◆ What this task involves: Copy each entry below exactly as it appears.

◆ Collected data entries:
━━━━━━
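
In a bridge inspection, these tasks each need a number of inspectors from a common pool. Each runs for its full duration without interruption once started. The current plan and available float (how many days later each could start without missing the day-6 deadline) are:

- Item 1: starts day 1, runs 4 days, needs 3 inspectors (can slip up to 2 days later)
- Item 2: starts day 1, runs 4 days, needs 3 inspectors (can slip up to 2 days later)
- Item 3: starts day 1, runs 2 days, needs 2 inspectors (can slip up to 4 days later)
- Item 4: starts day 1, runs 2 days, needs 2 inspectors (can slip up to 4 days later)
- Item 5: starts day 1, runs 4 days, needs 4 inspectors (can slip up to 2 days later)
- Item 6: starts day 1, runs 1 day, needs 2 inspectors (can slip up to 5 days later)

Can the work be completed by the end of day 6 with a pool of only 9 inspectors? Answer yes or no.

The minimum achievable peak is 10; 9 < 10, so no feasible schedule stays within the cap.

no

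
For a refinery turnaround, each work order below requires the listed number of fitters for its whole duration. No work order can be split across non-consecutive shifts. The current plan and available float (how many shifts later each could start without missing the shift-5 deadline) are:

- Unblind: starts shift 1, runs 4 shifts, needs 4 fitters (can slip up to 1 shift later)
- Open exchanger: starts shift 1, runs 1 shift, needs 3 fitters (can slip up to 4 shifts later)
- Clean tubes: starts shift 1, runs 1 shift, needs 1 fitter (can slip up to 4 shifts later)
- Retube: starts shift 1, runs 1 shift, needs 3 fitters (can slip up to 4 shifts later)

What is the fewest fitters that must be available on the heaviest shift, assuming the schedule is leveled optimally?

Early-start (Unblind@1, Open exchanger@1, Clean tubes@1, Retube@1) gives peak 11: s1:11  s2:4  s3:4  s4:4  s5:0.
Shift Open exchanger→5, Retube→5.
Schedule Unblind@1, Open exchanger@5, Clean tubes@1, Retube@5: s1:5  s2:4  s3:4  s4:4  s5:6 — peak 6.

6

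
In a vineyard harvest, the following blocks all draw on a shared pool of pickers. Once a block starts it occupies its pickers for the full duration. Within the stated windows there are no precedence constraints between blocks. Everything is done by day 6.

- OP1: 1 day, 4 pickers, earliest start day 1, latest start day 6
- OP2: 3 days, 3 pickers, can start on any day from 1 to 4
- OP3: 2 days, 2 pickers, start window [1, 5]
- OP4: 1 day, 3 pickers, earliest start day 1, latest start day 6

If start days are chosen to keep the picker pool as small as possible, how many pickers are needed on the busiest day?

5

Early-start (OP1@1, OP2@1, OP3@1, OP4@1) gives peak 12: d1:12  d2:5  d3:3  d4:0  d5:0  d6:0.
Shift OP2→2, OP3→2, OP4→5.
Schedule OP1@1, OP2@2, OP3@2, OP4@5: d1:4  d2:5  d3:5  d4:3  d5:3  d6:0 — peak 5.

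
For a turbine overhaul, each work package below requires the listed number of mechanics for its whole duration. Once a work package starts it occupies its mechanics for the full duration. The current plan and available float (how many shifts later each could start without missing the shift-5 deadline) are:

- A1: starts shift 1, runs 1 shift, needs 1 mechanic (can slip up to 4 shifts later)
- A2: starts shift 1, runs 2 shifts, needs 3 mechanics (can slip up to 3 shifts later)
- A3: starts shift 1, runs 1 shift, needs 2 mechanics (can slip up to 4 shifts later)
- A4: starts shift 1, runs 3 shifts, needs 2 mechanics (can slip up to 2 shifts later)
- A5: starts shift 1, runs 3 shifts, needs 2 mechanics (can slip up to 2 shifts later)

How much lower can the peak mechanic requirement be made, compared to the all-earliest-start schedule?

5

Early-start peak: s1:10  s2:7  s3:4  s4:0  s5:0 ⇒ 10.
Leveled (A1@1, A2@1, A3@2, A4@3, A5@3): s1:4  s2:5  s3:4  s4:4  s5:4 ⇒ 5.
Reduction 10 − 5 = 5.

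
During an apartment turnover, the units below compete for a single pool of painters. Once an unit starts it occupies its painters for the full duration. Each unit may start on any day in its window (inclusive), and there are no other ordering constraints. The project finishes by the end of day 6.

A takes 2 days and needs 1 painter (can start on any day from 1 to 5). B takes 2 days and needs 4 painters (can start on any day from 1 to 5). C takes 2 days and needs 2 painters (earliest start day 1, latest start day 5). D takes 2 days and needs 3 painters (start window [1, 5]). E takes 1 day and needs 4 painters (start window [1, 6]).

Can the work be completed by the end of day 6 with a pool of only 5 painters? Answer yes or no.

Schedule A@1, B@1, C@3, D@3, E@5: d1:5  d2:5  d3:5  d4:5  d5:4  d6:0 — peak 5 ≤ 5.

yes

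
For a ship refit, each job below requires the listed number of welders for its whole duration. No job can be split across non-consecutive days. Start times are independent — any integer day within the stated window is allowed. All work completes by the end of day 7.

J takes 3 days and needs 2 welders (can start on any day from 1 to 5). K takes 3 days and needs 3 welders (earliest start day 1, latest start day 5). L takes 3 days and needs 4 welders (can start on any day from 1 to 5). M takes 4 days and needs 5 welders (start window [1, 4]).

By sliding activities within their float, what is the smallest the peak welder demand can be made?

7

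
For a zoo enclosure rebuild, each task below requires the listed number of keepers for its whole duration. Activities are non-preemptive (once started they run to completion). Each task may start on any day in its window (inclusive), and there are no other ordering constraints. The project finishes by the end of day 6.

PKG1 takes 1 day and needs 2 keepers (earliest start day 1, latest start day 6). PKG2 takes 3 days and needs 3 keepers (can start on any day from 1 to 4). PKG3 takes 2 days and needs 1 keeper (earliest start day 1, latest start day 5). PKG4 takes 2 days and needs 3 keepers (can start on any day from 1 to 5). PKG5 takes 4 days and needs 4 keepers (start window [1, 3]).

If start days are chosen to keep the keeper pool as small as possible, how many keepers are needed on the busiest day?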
━━━━━━
◆ Answer box:
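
In a bridge inspection, these tasks each need a number of inspectors from a common pool. Each runs for its full duration without interruption once started. The current plan and available float (how many days later each could start without missing the day-6 deadline) are:

- Item 1: starts day 1, runs 4 days, needs 3 inspectors (can slip up to 2 days later)
- Item 2: starts day 1, runs 4 days, needs 3 inspectors (can slip up to 2 days later)
- Item 3: starts day 1, runs 2 days, needs 2 inspectors (can slip up to 4 days later)
- Item 4: starts day 1, runs 2 days, needs 2 inspectors (can slip up to 4 days later)
- Item 5: starts day 1, runs 4 days, needs 4 inspectors (can slip up to 2 days later)
- Item 6: starts day 1, runs 1 day, needs 2 inspectors (can slip up to 5 days later)

Can the work be completed by the end of day 6 with a pool of only 9 inspectors? Answer yes or no.

The minimum achievable peak is 10; 9 < 10, so no feasible schedule stays within the cap.

no

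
For a refinery turnaround, each work order below requires the listed number of fitters for its whole duration. No work order can be split across non-consecutive shifts. The current plan and available float (how many shifts later each could start without missing the shift-5 deadline) are:

- Unblind: starts shift 1, runs 4 shifts, needs 4 fitters (can slip up to 1 shift later)
- Open exchanger: starts shift 1, runs 1 shift, needs 3 fitters (can slip up to 4 shifts later)
- Clean tubes: starts shift 1, runs 1 shift, needs 1 fitter (can slip up to 4 shifts later)
- Retube: starts shift 1, runs 1 shift, needs 3 fitters (can slip up to 4 shifts later)

What is the fewest fitters that must be available on the heaviest shift, assuming the schedule is leveled optimally?

Early-start (Unblind@1, Open exchanger@1, Clean tubes@1, Retube@1) gives peak 11: s1:11  s2:4  s3:4  s4:4  s5:0.
Shift Open exchanger→5, Retube→5.
Schedule Unblind@1, Open exchanger@5, Clean tubes@1, Retube@5: s1:5  s2:4  s3:4  s4:4  s5:6 — peak 6.

6

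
In a vineyard harvest, the following blocks all draw on a shared pool of pickers. Once a block starts it occupies its pickers for the full duration. Within the stated windows there are no precedence constraints between blocks. Everything is done by day 6.

- OP1: 1 day, 4 pickers, earliest start day 1, latest start day 6
- OP2: 3 days, 3 pickers, can start on any day from 1 to 4
- OP3: 2 days, 2 pickers, start window [1, 5]
- OP4: 1 day, 3 pickers, earliest start day 1, latest start day 6

If start days are chosen to keep the picker pool as small as possible, how many pickers are needed on the busiest day?

5

Early-start (OP1@1, OP2@1, OP3@1, OP4@1) gives peak 12: d1:12  d2:5  d3:3  d4:0  d5:0  d6:0.
Shift OP2→2, OP3→2, OP4→5.
Schedule OP1@1, OP2@2, OP3@2, OP4@5: d1:4  d2:5  d3:5  d4:3  d5:3  d6:0 — peak 5.

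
For a turbine overhaul, each work package below requires the listed number of mechanics for its whole duration. Once a work package starts it occupies its mechanics for the full duration. The current plan and available float (how many shifts later each could start without missing the shift-5 deadline) are:

- A1: starts shift 1, runs 1 shift, needs 1 mechanic (can slip up to 4 shifts later)
- A2: starts shift 1, runs 2 shifts, needs 3 mechanics (can slip up to 3 shifts later)
- A3: starts shift 1, runs 1 shift, needs 2 mechanics (can slip up to 4 shifts later)
- A4: starts shift 1, runs 3 shifts, needs 2 mechanics (can slip up to 2 shifts later)
- A5: starts shift 1, runs 3 shifts, needs 2 mechanics (can slip up to 2 shifts later)

How much lower can the peak mechanic requirement be made, compared to the all-earliest-start schedule?

5

Early-start peak: s1:10  s2:7  s3:4  s4:0  s5:0 ⇒ 10.
Leveled (A1@1, A2@1, A3@2, A4@3, A5@3): s1:4  s2:5  s3:4  s4:4  s5:4 ⇒ 5.
Reduction 10 − 5 = 5.

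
During an apartment turnover, the units below compete for a single pool of painters. Once an unit starts it occupies its painters for the full duration. Each unit may start on any day in its window (inclusive), and there are no other ordering constraints. The project finishes by the end of day 6.

A takes 2 days and needs 1 painter (can start on any day from 1 to 5). B takes 2 days and needs 4 painters (can start on any day from 1 to 5). C takes 2 days and needs 2 painters (earliest start day 1, latest start day 5). D takes 2 days and needs 3 painters (start window [1, 5]). E takes 1 day and needs 4 painters (start window [1, 6]).

Can the work be completed by the end of day 6 with a pool of only 5 painters? Answer yes or no.

Schedule A@1, B@1, C@3, D@3, E@5: d1:5  d2:5  d3:5  d4:5  d5:4  d6:0 — peak 5 ≤ 5.

yes

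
For a ship refit, each job below requires the listed number of welders for its whole duration. No job can be split across non-consecutive days. Start times are independent — any integer day within the stated window is allowed. All work completes by the end of day 7.

J takes 3 days and needs 2 welders (can start on any day from 1 to 5). K takes 3 days and needs 3 welders (earliest start day 1, latest start day 5). L takes 3 days and needs 4 welders (can start on any day from 1 to 5). M takes 4 days and needs 5 welders (start window [1, 4]).

By sliding activities within their float, what is the smallest the peak welder demand can be made?

7

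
For a zoo enclosure rebuild, each task below requires the listed number of keepers for its whole duration. Activities are non-preemptive (once started they run to completion). Each task may start on any day in its window (inclusive), and there are no other ordering constraints. The project finishes by the end of day 6.

PKG1 takes 1 day and needs 2 keepers (earliest start day 1, latest start day 6). PKG2 takes 3 days and needs 3 keepers (can start on any day from 1 to 4). PKG3 takes 2 days and needs 1 keeper (earliest start day 1, latest start day 5). PKG4 takes 2 days and needs 3 keepers (can start on any day from 1 to 5). PKG5 takes 4 days and needs 4 keepers (start window [1, 3]).

If start days are chosen to keep the keeper pool as small as possible, how many keepers are needed on the busiest day?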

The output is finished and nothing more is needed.